*** Block opens ***

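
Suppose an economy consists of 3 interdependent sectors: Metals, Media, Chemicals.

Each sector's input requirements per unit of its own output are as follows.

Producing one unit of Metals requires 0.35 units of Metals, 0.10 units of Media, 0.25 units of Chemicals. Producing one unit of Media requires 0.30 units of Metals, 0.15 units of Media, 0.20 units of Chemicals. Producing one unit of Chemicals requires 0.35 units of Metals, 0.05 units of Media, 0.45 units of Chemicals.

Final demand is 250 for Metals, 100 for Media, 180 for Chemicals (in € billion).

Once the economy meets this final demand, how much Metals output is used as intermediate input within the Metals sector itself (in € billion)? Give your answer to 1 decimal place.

I − A =
  [   0.65    -0.30    -0.35]
  [  -0.10     0.85    -0.05]
  [  -0.25    -0.20     0.55]
Cofactors of I−A, C_ij = (−1)^(i+j)·(minor ij) (rows/columns in the sector order above):
  C_11 = (0.85)(0.55) − (-0.05)(-0.20) = 0.4575
  C_12 = −[(-0.10)(0.55) − (-0.05)(-0.25)] = 0.0675
  C_13 = (-0.10)(-0.20) − (0.85)(-0.25) = 0.2325
  C_21 = −[(-0.30)(0.55) − (-0.35)(-0.20)] = 0.2350
  C_22 = (0.65)(0.55) − (-0.35)(-0.25) = 0.2700
  C_23 = −[(0.65)(-0.20) − (-0.30)(-0.25)] = 0.2050
  C_31 = (-0.30)(-0.05) − (-0.35)(0.85) = 0.3125
  C_32 = −[(0.65)(-0.05) − (-0.35)(-0.10)] = 0.0675
  C_33 = (0.65)(0.85) − (-0.30)(-0.10) = 0.5225
det(I−A) = Σ_j (I−A)_1j·C_1j = (0.65)(0.4575) + (-0.30)(0.0675) + (-0.35)(0.2325) = 0.19575
adj(I−A) = Cᵀ =
  [ 0.4575   0.2350   0.3125]
  [ 0.0675   0.2700   0.0675]
  [ 0.2325   0.2050   0.5225]
(I − A)⁻¹ = adj(I−A) / det(I−A) ≈
  [   2.3372     1.2005     1.5964]
  [   0.3448     1.3793     0.3448]
  [   1.1877     1.0473     2.6692]
First solve x = (I − A)⁻¹ d = adj(I−A)·d / det(I−A); in particular x_1 = (0.4575·250 + 0.2350·100 + 0.3125·180) / 0.19575 = 194.125 / 0.19575 ≈ 991.699.
Intermediate flow from 1 to 1: z_11 = a_11 · x_1 = 0.35 × 194.125 / 0.19575 = 67.94375 / 0.19575 ≈ 347.1.

z_11 = 347.1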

*** Block closes ***

**ASSIGNMENT**
What the exercise asks for is the listing above, retyped in full.

**SOLUTION**
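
Suppose an economy consists of 3 interdependent sectors: Metals, Media, Chemicals.

Each sector's input requirements per unit of its own output are as follows.

Producing one unit of Metals requires 0.35 units of Metals, 0.10 units of Media, 0.25 units of Chemicals. Producing one unit of Media requires 0.30 units of Metals, 0.15 units of Media, 0.20 units of Chemicals. Producing one unit of Chemicals requires 0.35 units of Metals, 0.05 units of Media, 0.45 units of Chemicals.

Final demand is 250 for Metals, 100 for Media, 180 for Chemicals (in € billion).

Once the economy meets this final demand, how much Metals output is used as intermediate input within the Metals sector itself (in € billion)? Give your answer to 1 decimal place.

I − A =
  [   0.65    -0.30    -0.35]
  [  -0.10     0.85    -0.05]
  [  -0.25    -0.20     0.55]
Cofactors of I−A, C_ij = (−1)^(i+j)·(minor ij) (rows/columns in the sector order above):
  C_11 = (0.85)(0.55) − (-0.05)(-0.20) = 0.4575
  C_12 = −[(-0.10)(0.55) − (-0.05)(-0.25)] = 0.0675
  C_13 = (-0.10)(-0.20) − (0.85)(-0.25) = 0.2325
  C_21 = −[(-0.30)(0.55) − (-0.35)(-0.20)] = 0.2350
  C_22 = (0.65)(0.55) − (-0.35)(-0.25) = 0.2700
  C_23 = −[(0.65)(-0.20) − (-0.30)(-0.25)] = 0.2050
  C_31 = (-0.30)(-0.05) − (-0.35)(0.85) = 0.3125
  C_32 = −[(0.65)(-0.05) − (-0.35)(-0.10)] = 0.0675
  C_33 = (0.65)(0.85) − (-0.30)(-0.10) = 0.5225
det(I−A) = Σ_j (I−A)_1j·C_1j = (0.65)(0.4575) + (-0.30)(0.0675) + (-0.35)(0.2325) = 0.19575
adj(I−A) = Cᵀ =
  [ 0.4575   0.2350   0.3125]
  [ 0.0675   0.2700   0.0675]
  [ 0.2325   0.2050   0.5225]
(I − A)⁻¹ = adj(I−A) / det(I−A) ≈
  [   2.3372     1.2005     1.5964]
  [   0.3448     1.3793     0.3448]
  [   1.1877     1.0473     2.6692]
First solve x = (I − A)⁻¹ d = adj(I−A)·d / det(I−A); in particular x_1 = (0.4575·250 + 0.2350·100 + 0.3125·180) / 0.19575 = 194.125 / 0.19575 ≈ 991.699.
Intermediate flow from 1 to 1: z_11 = a_11 · x_1 = 0.35 × 194.125 / 0.19575 = 67.94375 / 0.19575 ≈ 347.1.

z_11 = 347.1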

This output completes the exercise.